Reproduce the records below exactly as they appear.

=== DATASET ===

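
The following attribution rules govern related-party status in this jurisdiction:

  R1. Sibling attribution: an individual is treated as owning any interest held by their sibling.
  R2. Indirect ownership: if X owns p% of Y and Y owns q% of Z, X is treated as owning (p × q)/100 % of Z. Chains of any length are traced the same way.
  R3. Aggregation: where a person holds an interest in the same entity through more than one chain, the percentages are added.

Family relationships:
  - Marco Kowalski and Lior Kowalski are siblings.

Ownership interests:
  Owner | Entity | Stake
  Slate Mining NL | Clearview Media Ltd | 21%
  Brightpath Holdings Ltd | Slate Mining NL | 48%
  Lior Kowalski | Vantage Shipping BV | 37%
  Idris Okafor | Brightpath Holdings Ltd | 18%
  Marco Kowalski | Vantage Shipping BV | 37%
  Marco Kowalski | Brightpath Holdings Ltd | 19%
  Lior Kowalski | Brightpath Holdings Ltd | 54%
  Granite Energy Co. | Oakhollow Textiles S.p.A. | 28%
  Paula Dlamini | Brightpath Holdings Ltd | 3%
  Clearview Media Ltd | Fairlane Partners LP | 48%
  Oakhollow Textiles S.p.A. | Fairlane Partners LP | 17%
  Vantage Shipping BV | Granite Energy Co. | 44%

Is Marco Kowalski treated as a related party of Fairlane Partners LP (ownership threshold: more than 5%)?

Yes

By sibling attribution (R1), Marco Kowalski is treated as also owning Lior Kowalski's interest in Brightpath Holdings Ltd, giving 19% + 54% = 73%.
By sibling attribution (R1), Marco Kowalski is treated as also owning Lior Kowalski's interest in Vantage Shipping BV, giving 37% + 37% = 74%.
Chain via Brightpath Holdings Ltd → Slate Mining NL → Clearview Media Ltd (R2): 73% × 48% × 21% × 48% = 3.532032% of Fairlane Partners LP.
Chain via Vantage Shipping BV → Granite Energy Co. → Oakhollow Textiles S.p.A. (R2): 74% × 44% × 28% × 17% = 1.549856% of Fairlane Partners LP.
Aggregating (R3): 3.532032% + 1.549856% = 5.081888%.
5.081888% exceeds the 5% threshold, so Marco is a related party to Fairlane Partners LP.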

===

OUTPUT OF THE EXERCISE ->
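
The following attribution rules govern related-party status in this jurisdiction:

  R1. Sibling attribution: an individual is treated as owning any interest held by their sibling.
  R2. Indirect ownership: if X owns p% of Y and Y owns q% of Z, X is treated as owning (p × q)/100 % of Z. Chains of any length are traced the same way.
  R3. Aggregation: where a person holds an interest in the same entity through more than one chain, the percentages are added.

Family relationships:
  - Marco Kowalski and Lior Kowalski are siblings.

Ownership interests:
  Owner | Entity | Stake
  Slate Mining NL | Clearview Media Ltd | 21%
  Brightpath Holdings Ltd | Slate Mining NL | 48%
  Lior Kowalski | Vantage Shipping BV | 37%
  Idris Okafor | Brightpath Holdings Ltd | 18%
  Marco Kowalski | Vantage Shipping BV | 37%
  Marco Kowalski | Brightpath Holdings Ltd | 19%
  Lior Kowalski | Brightpath Holdings Ltd | 54%
  Granite Energy Co. | Oakhollow Textiles S.p.A. | 28%
  Paula Dlamini | Brightpath Holdings Ltd | 3%
  Clearview Media Ltd | Fairlane Partners LP | 48%
  Oakhollow Textiles S.p.A. | Fairlane Partners LP | 17%
  Vantage Shipping BV | Granite Energy Co. | 44%

Is Marco Kowalski treated as a related party of Fairlane Partners LP (ownership threshold: more than 5%)?

Yes

By sibling attribution (R1), Marco Kowalski is treated as also owning Lior Kowalski's interest in Brightpath Holdings Ltd, giving 19% + 54% = 73%.
By sibling attribution (R1), Marco Kowalski is treated as also owning Lior Kowalski's interest in Vantage Shipping BV, giving 37% + 37% = 74%.
Chain via Brightpath Holdings Ltd → Slate Mining NL → Clearview Media Ltd (R2): 73% × 48% × 21% × 48% = 3.532032% of Fairlane Partners LP.
Chain via Vantage Shipping BV → Granite Energy Co. → Oakhollow Textiles S.p.A. (R2): 74% × 44% × 28% × 17% = 1.549856% of Fairlane Partners LP.
Aggregating (R3): 3.532032% + 1.549856% = 5.081888%.
5.081888% exceeds the 5% threshold, so Marco is a related party to Fairlane Partners LP.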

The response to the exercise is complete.